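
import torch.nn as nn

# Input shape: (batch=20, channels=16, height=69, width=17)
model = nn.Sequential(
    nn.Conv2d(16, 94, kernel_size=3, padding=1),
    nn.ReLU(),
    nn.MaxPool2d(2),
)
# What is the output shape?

Input shape: (20, 16, 69, 17)
  -> after Conv2d: (20, 94, 69, 17)
  -> after ReLU: (20, 94, 69, 17)
Output shape: (20, 94, 34, 8)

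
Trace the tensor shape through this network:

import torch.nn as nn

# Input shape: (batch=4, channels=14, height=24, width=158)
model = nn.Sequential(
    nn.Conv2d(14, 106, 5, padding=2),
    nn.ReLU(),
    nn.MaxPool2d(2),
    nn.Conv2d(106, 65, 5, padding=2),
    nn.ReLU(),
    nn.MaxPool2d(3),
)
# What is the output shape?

Input shape: (4, 14, 24, 158)
  -> after first Conv2d: (4, 106, 24, 158)
  -> after first MaxPool2d: (4, 106, 12, 79)
  -> after second Conv2d: (4, 65, 12, 79)
Output shape: (4, 65, 4, 26)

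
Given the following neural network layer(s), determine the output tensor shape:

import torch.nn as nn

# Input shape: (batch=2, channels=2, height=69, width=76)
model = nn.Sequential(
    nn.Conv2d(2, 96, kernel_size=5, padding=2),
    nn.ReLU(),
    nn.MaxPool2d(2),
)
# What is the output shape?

Input shape: (2, 2, 69, 76)
  -> after Conv2d: (2, 96, 69, 76)
  -> after ReLU: (2, 96, 69, 76)
Output shape: (2, 96, 34, 38)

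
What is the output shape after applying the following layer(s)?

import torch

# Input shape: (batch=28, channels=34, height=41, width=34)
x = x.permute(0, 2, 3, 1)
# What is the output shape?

Input shape: (28, 34, 41, 34)
Output shape: (28, 41, 34, 34)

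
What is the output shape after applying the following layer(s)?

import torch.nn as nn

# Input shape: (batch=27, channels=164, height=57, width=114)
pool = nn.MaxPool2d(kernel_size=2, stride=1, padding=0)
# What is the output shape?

Input shape: (27, 164, 57, 114)
Output shape: (27, 164, 56, 113)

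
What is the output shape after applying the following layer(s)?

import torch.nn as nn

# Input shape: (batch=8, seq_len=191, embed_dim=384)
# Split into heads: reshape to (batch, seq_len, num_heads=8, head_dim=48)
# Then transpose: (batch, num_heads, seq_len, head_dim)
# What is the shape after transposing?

Input shape: (8, 191, 384)
  -> after reshape: (8, 191, 8, 48)
Output shape: (8, 8, 191, 48)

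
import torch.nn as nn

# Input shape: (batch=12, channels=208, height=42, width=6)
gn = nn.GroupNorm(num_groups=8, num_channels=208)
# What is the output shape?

Input shape: (12, 208, 42, 6)
Output shape: (12, 208, 42, 6)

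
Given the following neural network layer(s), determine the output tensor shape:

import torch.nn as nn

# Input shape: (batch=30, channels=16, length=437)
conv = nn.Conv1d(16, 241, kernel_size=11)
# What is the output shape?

Input shape: (30, 16, 437)
Output shape: (30, 241, 427)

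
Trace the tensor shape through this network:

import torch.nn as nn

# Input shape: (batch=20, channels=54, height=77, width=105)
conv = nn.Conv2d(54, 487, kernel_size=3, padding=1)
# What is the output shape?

Input shape: (20, 54, 77, 105)
Output shape: (20, 487, 77, 105)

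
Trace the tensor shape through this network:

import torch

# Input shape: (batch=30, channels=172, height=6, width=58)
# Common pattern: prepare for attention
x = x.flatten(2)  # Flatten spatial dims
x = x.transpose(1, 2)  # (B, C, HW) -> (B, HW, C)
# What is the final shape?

Input shape: (30, 172, 6, 58)
  -> after flatten(2): (30, 172, 348)
Output shape: (30, 348, 172)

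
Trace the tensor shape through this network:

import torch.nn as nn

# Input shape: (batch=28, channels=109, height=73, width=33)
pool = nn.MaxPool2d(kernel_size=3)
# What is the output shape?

Input shape: (28, 109, 73, 33)
Output shape: (28, 109, 24, 11)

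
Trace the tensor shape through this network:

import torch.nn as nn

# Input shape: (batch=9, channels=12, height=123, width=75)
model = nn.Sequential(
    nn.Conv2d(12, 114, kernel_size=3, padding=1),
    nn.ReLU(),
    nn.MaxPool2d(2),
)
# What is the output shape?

Input shape: (9, 12, 123, 75)
  -> after Conv2d: (9, 114, 123, 75)
  -> after ReLU: (9, 114, 123, 75)
Output shape: (9, 114, 61, 37)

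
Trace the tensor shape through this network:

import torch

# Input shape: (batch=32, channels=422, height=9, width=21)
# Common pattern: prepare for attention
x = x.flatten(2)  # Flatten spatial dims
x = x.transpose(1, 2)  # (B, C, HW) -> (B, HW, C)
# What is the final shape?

Input shape: (32, 422, 9, 21)
  -> after flatten(2): (32, 422, 189)
Output shape: (32, 189, 422)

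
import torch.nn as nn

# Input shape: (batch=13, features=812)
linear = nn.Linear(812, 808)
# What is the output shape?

Input shape: (13, 812)
Output shape: (13, 808)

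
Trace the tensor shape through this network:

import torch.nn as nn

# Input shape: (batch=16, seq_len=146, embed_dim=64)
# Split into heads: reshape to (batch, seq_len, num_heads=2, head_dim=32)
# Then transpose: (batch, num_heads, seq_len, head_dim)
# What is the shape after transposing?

Input shape: (16, 146, 64)
  -> after reshape: (16, 146, 2, 32)
Output shape: (16, 2, 146, 32)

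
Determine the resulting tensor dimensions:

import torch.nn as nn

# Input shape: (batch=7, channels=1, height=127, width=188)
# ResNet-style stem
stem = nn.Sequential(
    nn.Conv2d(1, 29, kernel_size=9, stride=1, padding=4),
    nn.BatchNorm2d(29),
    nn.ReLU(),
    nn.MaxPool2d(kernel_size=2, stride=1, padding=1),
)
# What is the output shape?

Input shape: (7, 1, 127, 188)
  -> after Conv2d 9x9 stride=1: (7, 29, 127, 188)
Output shape: (7, 29, 128, 189)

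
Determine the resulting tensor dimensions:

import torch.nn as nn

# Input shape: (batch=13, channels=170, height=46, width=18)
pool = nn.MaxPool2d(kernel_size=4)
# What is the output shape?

Input shape: (13, 170, 46, 18)
Output shape: (13, 170, 11, 4)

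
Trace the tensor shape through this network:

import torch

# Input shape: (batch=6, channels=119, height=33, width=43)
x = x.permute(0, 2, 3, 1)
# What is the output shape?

Input shape: (6, 119, 33, 43)
Output shape: (6, 33, 43, 119)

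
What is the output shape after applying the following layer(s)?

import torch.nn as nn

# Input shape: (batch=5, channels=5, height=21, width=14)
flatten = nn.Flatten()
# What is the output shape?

Input shape: (5, 5, 21, 14)
Output shape: (5, 1470)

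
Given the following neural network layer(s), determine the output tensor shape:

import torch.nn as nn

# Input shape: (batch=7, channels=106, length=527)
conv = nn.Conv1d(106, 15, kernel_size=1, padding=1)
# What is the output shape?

Input shape: (7, 106, 527)
Output shape: (7, 15, 529)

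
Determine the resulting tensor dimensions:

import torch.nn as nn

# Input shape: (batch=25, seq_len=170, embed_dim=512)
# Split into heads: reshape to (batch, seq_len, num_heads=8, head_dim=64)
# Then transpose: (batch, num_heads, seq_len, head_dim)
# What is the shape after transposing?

Input shape: (25, 170, 512)
  -> after reshape: (25, 170, 8, 64)
Output shape: (25, 8, 170, 64)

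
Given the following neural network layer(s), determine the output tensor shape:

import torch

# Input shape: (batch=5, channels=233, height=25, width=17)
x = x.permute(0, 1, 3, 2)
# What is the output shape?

Input shape: (5, 233, 25, 17)
Output shape: (5, 233, 17, 25)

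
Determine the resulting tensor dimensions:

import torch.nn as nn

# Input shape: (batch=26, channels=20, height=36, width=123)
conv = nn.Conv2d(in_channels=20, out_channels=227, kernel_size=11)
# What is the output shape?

Input shape: (26, 20, 36, 123)
Output shape: (26, 227, 26, 113)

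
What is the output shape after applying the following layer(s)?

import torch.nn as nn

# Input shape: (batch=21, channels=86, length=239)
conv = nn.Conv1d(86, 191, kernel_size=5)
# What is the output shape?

Input shape: (21, 86, 239)
Output shape: (21, 191, 235)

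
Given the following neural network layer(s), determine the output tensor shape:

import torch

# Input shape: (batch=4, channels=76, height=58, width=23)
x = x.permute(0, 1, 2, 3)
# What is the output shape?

Input shape: (4, 76, 58, 23)
Output shape: (4, 76, 58, 23)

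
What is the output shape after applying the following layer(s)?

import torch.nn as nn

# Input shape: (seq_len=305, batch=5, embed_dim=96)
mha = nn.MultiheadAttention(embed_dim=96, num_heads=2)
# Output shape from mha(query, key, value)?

Input shape: (305, 5, 96)
Output shape: (305, 5, 96)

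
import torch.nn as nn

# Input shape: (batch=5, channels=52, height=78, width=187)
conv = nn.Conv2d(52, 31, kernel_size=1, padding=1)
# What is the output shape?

Input shape: (5, 52, 78, 187)
Output shape: (5, 31, 80, 189)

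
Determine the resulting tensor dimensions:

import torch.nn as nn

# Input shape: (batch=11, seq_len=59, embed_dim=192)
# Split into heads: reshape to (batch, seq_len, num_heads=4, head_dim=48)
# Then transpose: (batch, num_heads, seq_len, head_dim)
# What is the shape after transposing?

Input shape: (11, 59, 192)
  -> after reshape: (11, 59, 4, 48)
Output shape: (11, 4, 59, 48)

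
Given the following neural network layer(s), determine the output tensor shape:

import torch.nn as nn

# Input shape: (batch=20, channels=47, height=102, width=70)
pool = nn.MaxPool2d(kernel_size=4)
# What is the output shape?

Input shape: (20, 47, 102, 70)
Output shape: (20, 47, 25, 17)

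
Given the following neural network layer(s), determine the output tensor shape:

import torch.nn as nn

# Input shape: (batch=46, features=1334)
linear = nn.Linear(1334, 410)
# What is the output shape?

Input shape: (46, 1334)
Output shape: (46, 410)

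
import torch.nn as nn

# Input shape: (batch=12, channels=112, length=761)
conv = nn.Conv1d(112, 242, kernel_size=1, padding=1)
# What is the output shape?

Input shape: (12, 112, 761)
Output shape: (12, 242, 763)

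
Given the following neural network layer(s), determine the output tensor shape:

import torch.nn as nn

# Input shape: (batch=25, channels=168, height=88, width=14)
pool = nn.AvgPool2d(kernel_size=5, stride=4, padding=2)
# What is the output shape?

Input shape: (25, 168, 88, 14)
Output shape: (25, 168, 22, 4)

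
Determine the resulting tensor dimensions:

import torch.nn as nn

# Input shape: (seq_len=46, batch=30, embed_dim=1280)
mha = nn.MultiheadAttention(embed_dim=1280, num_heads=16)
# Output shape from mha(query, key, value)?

Input shape: (46, 30, 1280)
Output shape: (46, 30, 1280)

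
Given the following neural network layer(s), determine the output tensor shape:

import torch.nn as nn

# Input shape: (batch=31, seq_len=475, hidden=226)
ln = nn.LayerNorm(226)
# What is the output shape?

Input shape: (31, 475, 226)
Output shape: (31, 475, 226)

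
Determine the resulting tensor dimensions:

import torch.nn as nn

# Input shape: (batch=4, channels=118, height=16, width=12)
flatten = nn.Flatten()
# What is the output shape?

Input shape: (4, 118, 16, 12)
Output shape: (4, 22656)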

=====

__TASK OBJECTIVE__.
Make an exact copy of every line from the one with "conv = nn.Conv1d(112, 242, kernel_size=1, padding=1)" to the end of the data, with the first and last of those lines included.

__EXERCISE OUTPUT__.
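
conv = nn.Conv1d(112, 242, kernel_size=1, padding=1)
# What is the output shape?

Input shape: (12, 112, 761)
Output shape: (12, 242, 763)

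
Given the following neural network layer(s), determine the output tensor shape:

import torch.nn as nn

# Input shape: (batch=25, channels=168, height=88, width=14)
pool = nn.AvgPool2d(kernel_size=5, stride=4, padding=2)
# What is the output shape?

Input shape: (25, 168, 88, 14)
Output shape: (25, 168, 22, 4)

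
Determine the resulting tensor dimensions:

import torch.nn as nn

# Input shape: (seq_len=46, batch=30, embed_dim=1280)
mha = nn.MultiheadAttention(embed_dim=1280, num_heads=16)
# Output shape from mha(query, key, value)?

Input shape: (46, 30, 1280)
Output shape: (46, 30, 1280)

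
Given the following neural network layer(s), determine the output tensor shape:

import torch.nn as nn

# Input shape: (batch=31, seq_len=475, hidden=226)
ln = nn.LayerNorm(226)
# What is the output shape?

Input shape: (31, 475, 226)
Output shape: (31, 475, 226)

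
Determine the resulting tensor dimensions:

import torch.nn as nn

# Input shape: (batch=4, channels=118, height=16, width=12)
flatten = nn.Flatten()
# What is the output shape?

Input shape: (4, 118, 16, 12)
Output shape: (4, 22656)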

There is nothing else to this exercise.